• [DATA TO USE]:
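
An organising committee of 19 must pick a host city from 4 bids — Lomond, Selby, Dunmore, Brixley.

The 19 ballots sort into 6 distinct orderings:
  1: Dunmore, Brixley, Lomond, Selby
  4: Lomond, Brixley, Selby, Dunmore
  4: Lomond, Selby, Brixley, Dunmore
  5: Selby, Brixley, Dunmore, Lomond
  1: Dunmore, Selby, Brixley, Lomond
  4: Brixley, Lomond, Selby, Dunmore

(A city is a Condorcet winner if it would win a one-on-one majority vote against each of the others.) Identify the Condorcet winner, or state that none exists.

none

Head-to-head results (19 organisers):
Lomond–Selby: Lomond 13–6.
Lomond vs Dunmore: 12 to 7, Lomond.
Lomond vs Brixley: Brixley wins 11–8.
Selby vs Dunmore: Selby preferred on 4+4+5+4 = 17 ballots; Selby wins 17–2.
Selby vs Brixley: Selby is ranked higher on 4+5+1 = 10 ballots, Brixley on 9. Selby wins 10–9.
Dunmore vs Brixley: 1+1 = 2 for Dunmore, 17 for Brixley — Brixley by 17–2.
Every city loses at least once (Lomond loses to Brixley; Selby loses to Lomond; Dunmore loses to Lomond; Brixley loses to Selby). The majority relation contains the cycle Lomond → Selby → Brixley → Lomond, so there is no Condorcet winner.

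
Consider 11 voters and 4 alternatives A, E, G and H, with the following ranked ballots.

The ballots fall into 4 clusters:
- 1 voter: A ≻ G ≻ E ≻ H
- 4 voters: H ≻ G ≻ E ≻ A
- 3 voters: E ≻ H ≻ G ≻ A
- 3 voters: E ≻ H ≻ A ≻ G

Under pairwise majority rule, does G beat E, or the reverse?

E

Ballots ranking G above E: 1 + 4 = 5.
Ballots ranking E above G: 11 − 5 = 6.
E wins the head-to-head 6–5.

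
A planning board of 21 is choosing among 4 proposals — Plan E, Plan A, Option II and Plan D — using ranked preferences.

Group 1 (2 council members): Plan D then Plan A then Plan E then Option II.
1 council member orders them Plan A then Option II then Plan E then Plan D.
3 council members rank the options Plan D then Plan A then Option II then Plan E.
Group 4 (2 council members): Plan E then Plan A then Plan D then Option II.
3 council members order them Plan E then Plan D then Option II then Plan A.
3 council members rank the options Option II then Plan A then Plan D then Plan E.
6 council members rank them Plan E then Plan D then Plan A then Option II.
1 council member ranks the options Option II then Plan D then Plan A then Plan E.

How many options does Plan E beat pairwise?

3

Plan E against each rival (21 council members):
Plan E vs Plan A: Plan E, 11–10.
Plan E vs Option II: 13 to 8, Plan E.
Plan E–Plan D: Plan E 12–9.
Plan E beats Plan A, Option II, Plan D — 3 pairwise wins.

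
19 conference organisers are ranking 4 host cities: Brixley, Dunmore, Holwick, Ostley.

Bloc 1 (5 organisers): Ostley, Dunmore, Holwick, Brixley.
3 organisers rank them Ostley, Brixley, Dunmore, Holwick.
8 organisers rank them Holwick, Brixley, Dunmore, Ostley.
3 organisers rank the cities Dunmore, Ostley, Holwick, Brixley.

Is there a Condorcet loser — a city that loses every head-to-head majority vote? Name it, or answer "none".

Pairwise majorities:
Brixley vs Dunmore: 11 to 8, Brixley.
Brixley vs Holwick: Brixley preferred on 3 ballots; Holwick wins 16–3.
Brixley vs Ostley: Ostley, 11–8.
Dunmore vs Holwick: Dunmore wins 11–8.
Dunmore vs Ostley: Dunmore preferred on 8+3 = 11 ballots; Dunmore wins 11–8.
Holwick–Ostley: Ostley 11–8.
No city is winless: Brixley beats Dunmore; Dunmore beats Holwick; Holwick beats Brixley; Ostley beats Brixley. There is no Condorcet loser.

none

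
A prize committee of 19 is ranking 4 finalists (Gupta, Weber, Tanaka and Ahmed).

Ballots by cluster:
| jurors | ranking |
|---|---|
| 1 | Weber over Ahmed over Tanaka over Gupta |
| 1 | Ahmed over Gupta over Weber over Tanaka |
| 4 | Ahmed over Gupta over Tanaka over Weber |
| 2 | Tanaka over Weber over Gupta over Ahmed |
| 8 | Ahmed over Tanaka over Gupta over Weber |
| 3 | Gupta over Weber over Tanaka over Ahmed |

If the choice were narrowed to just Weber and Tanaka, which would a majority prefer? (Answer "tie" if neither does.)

Tanaka

Ballots ranking Weber above Tanaka: 1 + 1 + 3 = 5.
Ballots ranking Tanaka above Weber: 19 − 5 = 14.
Tanaka wins the head-to-head 14–5.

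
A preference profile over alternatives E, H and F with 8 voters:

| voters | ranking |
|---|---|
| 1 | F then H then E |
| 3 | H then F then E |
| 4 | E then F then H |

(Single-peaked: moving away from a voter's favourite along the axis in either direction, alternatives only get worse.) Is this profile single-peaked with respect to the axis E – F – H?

yes

Axis positions: E=1, F=2, H=3.
Cluster 1 (peak F at position 2): ranking walks positions 2-3-1, expanding outward from the peak — single-peaked.
Cluster 2 (peak H at position 3): ranking walks positions 3-2-1, expanding outward from the peak — single-peaked.
Cluster 3 (peak E at position 1): ranking walks positions 1-2-3, expanding outward from the peak — single-peaked.
Every ranking is single-peaked on this axis.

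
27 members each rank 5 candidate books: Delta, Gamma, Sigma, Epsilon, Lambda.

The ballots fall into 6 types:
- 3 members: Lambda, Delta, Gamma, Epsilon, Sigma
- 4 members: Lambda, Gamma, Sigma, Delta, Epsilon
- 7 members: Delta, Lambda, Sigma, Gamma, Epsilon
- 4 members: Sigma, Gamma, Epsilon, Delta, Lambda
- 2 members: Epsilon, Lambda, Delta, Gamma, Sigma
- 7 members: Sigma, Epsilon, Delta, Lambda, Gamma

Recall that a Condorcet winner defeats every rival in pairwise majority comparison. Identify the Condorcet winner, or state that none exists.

none

Pairwise majorities:
Delta–Gamma: Delta 19–8.
Delta vs Sigma: Sigma, 15–12.
Delta–Epsilon: Delta 14–13.
Delta vs Lambda: Delta, 18–9.
Gamma vs Sigma: Sigma, 18–9.
Gamma vs Epsilon: Gamma, 18–9.
Gamma–Lambda: Lambda 23–4.
Sigma vs Epsilon: Sigma, 22–5.
Sigma vs Lambda: Lambda wins 16–11.
Epsilon vs Lambda: Lambda wins 14–13.
Each book drops at least one matchup (Delta loses to Sigma; Gamma loses to Delta; Sigma loses to Lambda; Epsilon loses to Delta; Lambda loses to Delta); the cycle Delta → Lambda → Sigma → Delta rules out a Condorcet winner.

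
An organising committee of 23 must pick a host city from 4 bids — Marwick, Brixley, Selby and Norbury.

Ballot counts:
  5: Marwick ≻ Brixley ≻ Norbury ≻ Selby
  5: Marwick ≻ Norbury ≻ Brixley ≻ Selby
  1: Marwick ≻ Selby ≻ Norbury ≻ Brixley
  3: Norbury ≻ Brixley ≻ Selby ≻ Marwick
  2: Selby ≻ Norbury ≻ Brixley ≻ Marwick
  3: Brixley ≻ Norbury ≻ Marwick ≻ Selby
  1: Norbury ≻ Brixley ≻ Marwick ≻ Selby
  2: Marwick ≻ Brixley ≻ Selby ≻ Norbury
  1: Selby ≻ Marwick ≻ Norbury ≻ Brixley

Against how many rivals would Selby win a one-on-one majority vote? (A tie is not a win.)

Selby against each rival (23 organisers):
Selby vs Marwick: Selby is ranked higher on 3+2+1 = 6 ballots, Marwick on 17. Marwick wins 17–6.
Selby vs Brixley: Selby is ranked higher on 1+2+1 = 4 ballots, Brixley on 19. Brixley wins 19–4.
Selby vs Norbury: Norbury wins 17–6.
Selby beats no one; loses to Marwick, Brixley, Norbury — 0 pairwise wins.

0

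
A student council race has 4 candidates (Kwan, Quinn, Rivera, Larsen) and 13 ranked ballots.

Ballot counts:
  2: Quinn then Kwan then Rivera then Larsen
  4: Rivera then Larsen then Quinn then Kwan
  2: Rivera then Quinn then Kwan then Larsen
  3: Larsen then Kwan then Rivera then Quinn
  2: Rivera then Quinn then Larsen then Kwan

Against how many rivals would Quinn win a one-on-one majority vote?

1

Quinn against each rival (13 voters):
Quinn vs Kwan: Quinn, 10–3.
Quinn vs Rivera: Quinn preferred on 2 ballots; Rivera wins 11–2.
Quinn vs Larsen: Larsen, 7–6.
Quinn beats Kwan; loses to Rivera, Larsen — 1 pairwise win.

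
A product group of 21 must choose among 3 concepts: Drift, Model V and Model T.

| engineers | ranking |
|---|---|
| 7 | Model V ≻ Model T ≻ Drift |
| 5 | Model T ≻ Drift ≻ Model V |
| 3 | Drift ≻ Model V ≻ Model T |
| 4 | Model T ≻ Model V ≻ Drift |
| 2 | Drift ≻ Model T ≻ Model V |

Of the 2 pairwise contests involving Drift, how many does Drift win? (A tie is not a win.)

Drift against each rival (21 engineers):
Drift vs Model V: Model V wins 11–10.
Drift vs Model T: Model T, 16–5.
Drift beats no one; loses to Model V, Model T — 0 pairwise wins.

0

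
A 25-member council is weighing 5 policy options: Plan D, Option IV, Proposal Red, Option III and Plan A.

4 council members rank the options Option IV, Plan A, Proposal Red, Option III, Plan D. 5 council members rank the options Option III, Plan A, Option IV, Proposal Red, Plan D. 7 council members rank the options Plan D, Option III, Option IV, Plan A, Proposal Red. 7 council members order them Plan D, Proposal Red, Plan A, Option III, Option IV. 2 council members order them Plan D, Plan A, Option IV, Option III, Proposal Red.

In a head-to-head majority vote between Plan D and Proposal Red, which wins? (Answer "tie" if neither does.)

Plan D

Ballots ranking Plan D above Proposal Red: 7 + 7 + 2 = 16.
Ballots ranking Proposal Red above Plan D: 25 − 16 = 9.
Plan D wins the head-to-head 16–9.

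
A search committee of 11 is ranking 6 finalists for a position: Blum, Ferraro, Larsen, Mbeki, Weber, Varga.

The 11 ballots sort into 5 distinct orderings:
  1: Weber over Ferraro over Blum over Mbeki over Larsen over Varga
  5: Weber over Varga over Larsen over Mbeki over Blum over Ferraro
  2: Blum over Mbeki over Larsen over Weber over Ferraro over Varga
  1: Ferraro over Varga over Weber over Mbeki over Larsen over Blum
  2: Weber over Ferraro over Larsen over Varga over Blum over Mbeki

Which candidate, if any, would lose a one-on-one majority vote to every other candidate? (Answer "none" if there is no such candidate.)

none

Head-to-head results (11 committee members):
Blum vs Ferraro: 5+2 = 7 for Blum, 4 for Ferraro — Blum by 7–4.
Blum vs Larsen: Larsen, 8–3.
Blum vs Mbeki: Blum is ranked higher on 1+2+2 = 5 ballots, Mbeki on 6. Mbeki wins 6–5.
Blum vs Weber: Blum preferred on 2 ballots; Weber wins 9–2.
Blum vs Varga: Blum is ranked higher on 1+2 = 3 ballots, Varga on 8. Varga wins 8–3.
Ferraro vs Larsen: Ferraro preferred on 1+1+2 = 4 ballots; Larsen wins 7–4.
Ferraro vs Mbeki: Mbeki wins 7–4.
Ferraro vs Weber: Ferraro is ranked higher on 1 ballot, Weber on 10. Weber wins 10–1.
Ferraro vs Varga: Ferraro, 6–5.
Larsen vs Mbeki: Larsen wins 7–4.
Larsen vs Weber: 2 to 9, Weber.
Larsen vs Varga: Larsen preferred on 1+2+2 = 5 ballots; Varga wins 6–5.
Mbeki vs Weber: Weber, 9–2.
Mbeki vs Varga: 3 to 8, Varga.
Weber vs Varga: 1+5+2+2 = 10 for Weber, 1 for Varga — Weber by 10–1.
No candidate is winless: Blum beats Ferraro; Ferraro beats Varga; Larsen beats Blum; Mbeki beats Blum; Weber beats Blum; Varga beats Blum. There is no Condorcet loser.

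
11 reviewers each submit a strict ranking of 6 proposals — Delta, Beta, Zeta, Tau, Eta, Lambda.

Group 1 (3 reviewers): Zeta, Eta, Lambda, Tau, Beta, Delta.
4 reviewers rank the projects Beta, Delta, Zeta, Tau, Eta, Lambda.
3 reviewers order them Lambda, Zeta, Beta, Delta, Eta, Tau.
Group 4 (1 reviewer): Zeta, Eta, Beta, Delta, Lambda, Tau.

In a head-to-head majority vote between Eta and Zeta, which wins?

Zeta

No ballot ranks Eta above Zeta: 0.
Ballots ranking Zeta above Eta: 11 − 0 = 11.
Zeta wins the head-to-head 11–0.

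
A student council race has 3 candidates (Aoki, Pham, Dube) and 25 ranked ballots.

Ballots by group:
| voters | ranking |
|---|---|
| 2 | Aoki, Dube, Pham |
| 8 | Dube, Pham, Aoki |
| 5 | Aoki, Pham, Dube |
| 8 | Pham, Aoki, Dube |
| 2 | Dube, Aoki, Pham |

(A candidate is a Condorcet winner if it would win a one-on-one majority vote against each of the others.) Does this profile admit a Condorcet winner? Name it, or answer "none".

Pham

Pairwise majorities:
Aoki vs Pham: 2+5+2 = 9 for Aoki, 16 for Pham — Pham by 16–9.
Aoki vs Dube: Aoki is ranked higher on 2+5+8 = 15 ballots, Dube on 10. Aoki wins 15–10.
Pham vs Dube: Pham preferred on 5+8 = 13 ballots; Pham wins 13–12.
Only Pham has no losses; Pham is the Condorcet winner.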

• [REQUIREMENT]:
Only one stretch of the entries above is wanted: the lines from the one containing "A product group" through the one containing "A 25-member council". Please reproduce it exactly.

• [RESPONSE]:
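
A product group of 21 must choose among 3 concepts: Drift, Model V and Model T.

| engineers | ranking |
|---|---|
| 7 | Model V ≻ Model T ≻ Drift |
| 5 | Model T ≻ Drift ≻ Model V |
| 3 | Drift ≻ Model V ≻ Model T |
| 4 | Model T ≻ Model V ≻ Drift |
| 2 | Drift ≻ Model T ≻ Model V |

Of the 2 pairwise contests involving Drift, how many does Drift win? (A tie is not a win.)

Drift against each rival (21 engineers):
Drift vs Model V: Model V wins 11–10.
Drift vs Model T: Model T, 16–5.
Drift beats no one; loses to Model V, Model T — 0 pairwise wins.

0

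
A 25-member council is weighing 5 policy options: Plan D, Option IV, Proposal Red, Option III and Plan A.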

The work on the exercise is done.